* _Work request_
Search the material below for the word "price" and copy every line in which it occurs.

* _Data records_
[Start of Attachment]

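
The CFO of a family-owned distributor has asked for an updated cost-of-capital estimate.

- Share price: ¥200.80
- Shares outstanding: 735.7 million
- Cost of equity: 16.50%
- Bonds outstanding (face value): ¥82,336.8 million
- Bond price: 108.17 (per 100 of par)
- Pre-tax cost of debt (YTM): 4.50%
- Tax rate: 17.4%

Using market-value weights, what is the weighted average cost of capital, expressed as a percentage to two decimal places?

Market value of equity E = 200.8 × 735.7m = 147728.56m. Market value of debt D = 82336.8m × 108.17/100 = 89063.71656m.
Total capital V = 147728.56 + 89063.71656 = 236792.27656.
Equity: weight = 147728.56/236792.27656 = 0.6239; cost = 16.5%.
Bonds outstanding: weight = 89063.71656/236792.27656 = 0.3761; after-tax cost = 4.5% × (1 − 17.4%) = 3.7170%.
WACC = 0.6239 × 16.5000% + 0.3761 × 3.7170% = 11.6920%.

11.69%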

[End of Attachment]
[Start of Attachment]

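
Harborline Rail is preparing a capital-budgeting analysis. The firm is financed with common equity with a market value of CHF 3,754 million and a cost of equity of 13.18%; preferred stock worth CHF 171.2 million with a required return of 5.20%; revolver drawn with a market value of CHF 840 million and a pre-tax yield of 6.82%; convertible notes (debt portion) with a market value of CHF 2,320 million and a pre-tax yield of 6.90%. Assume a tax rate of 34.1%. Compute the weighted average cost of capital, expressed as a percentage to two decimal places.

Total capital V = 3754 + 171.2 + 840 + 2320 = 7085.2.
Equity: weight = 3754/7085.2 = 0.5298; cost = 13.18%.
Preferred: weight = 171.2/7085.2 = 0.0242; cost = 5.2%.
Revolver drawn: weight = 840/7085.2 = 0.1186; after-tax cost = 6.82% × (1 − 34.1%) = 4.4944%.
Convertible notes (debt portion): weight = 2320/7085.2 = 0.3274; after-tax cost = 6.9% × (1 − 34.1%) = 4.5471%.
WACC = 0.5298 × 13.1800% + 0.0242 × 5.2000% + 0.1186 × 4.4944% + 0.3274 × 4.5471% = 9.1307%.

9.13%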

[End of Attachment]

* _Your response_
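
- Share price: ¥200.80
- Bond price: 108.17 (per 100 of par)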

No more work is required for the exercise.